- Work task:
Take the data below and copy exactly the lines starting at the one with "A hardware keystream generator uses a Fibonacci LFSR with 14" and finishing at the one with "0, 1, 1, 1, 1]", both included.

- Data for the task:
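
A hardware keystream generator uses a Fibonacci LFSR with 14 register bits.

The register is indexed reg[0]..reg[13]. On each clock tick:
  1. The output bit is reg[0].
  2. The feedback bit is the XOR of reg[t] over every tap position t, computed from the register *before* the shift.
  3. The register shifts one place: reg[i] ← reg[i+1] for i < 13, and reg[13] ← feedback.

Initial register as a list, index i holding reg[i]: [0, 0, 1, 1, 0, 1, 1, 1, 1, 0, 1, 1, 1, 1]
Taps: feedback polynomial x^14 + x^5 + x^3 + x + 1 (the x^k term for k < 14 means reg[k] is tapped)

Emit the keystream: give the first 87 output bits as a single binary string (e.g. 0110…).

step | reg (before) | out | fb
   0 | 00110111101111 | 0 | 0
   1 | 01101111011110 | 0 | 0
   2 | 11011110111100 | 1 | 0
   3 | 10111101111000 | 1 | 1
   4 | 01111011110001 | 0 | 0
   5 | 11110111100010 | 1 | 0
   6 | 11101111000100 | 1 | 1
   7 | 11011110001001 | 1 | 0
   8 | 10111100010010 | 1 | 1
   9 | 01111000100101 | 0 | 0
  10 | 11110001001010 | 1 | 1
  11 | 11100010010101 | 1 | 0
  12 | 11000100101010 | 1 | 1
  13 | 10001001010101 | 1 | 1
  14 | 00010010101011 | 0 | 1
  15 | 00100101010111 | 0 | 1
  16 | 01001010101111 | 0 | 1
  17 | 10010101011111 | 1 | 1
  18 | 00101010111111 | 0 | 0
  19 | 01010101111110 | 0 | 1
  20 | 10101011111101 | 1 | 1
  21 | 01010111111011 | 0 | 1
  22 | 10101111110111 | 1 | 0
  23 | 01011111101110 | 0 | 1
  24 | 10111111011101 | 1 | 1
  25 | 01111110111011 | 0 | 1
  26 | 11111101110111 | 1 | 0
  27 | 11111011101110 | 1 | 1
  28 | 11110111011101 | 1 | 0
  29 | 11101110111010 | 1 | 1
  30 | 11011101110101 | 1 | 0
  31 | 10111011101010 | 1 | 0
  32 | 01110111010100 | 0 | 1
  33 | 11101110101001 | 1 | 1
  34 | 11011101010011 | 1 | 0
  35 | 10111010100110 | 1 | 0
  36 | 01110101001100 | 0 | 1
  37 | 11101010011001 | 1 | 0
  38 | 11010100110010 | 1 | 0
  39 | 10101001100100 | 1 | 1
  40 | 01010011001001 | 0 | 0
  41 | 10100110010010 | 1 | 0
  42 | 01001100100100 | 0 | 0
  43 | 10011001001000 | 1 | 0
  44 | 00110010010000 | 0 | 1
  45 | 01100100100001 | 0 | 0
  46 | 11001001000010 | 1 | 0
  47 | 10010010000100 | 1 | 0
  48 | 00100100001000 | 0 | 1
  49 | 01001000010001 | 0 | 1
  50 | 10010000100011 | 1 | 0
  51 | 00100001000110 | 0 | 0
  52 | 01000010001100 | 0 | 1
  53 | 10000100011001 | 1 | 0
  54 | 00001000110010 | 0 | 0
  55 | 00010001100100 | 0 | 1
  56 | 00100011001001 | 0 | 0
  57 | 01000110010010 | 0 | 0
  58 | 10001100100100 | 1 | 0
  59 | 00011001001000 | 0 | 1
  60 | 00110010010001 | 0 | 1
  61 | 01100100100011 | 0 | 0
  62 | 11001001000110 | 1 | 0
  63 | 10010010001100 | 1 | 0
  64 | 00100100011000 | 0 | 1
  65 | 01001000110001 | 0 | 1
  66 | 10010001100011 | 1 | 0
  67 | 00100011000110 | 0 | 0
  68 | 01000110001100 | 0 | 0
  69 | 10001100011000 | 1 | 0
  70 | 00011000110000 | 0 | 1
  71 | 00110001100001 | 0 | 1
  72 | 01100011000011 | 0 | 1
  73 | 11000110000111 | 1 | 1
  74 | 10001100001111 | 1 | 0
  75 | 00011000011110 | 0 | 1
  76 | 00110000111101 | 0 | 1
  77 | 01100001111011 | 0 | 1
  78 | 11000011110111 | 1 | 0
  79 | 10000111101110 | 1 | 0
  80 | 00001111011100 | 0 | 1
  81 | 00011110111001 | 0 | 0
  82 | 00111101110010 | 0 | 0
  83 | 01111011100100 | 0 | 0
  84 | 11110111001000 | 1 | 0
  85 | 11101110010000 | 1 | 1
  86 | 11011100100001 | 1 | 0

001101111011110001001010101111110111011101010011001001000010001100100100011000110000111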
* * *
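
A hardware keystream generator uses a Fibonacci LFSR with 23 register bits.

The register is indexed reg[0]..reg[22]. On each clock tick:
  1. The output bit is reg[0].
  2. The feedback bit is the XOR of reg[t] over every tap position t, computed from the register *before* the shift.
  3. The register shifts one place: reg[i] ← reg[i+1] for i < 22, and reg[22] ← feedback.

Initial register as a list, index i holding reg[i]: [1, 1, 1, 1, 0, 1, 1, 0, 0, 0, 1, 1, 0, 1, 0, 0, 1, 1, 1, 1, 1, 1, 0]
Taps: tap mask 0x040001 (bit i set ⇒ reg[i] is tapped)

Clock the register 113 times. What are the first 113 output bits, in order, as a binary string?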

- Solution below:
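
A hardware keystream generator uses a Fibonacci LFSR with 14 register bits.

The register is indexed reg[0]..reg[13]. On each clock tick:
  1. The output bit is reg[0].
  2. The feedback bit is the XOR of reg[t] over every tap position t, computed from the register *before* the shift.
  3. The register shifts one place: reg[i] ← reg[i+1] for i < 13, and reg[13] ← feedback.

Initial register as a list, index i holding reg[i]: [0, 0, 1, 1, 0, 1, 1, 1, 1, 0, 1, 1, 1, 1]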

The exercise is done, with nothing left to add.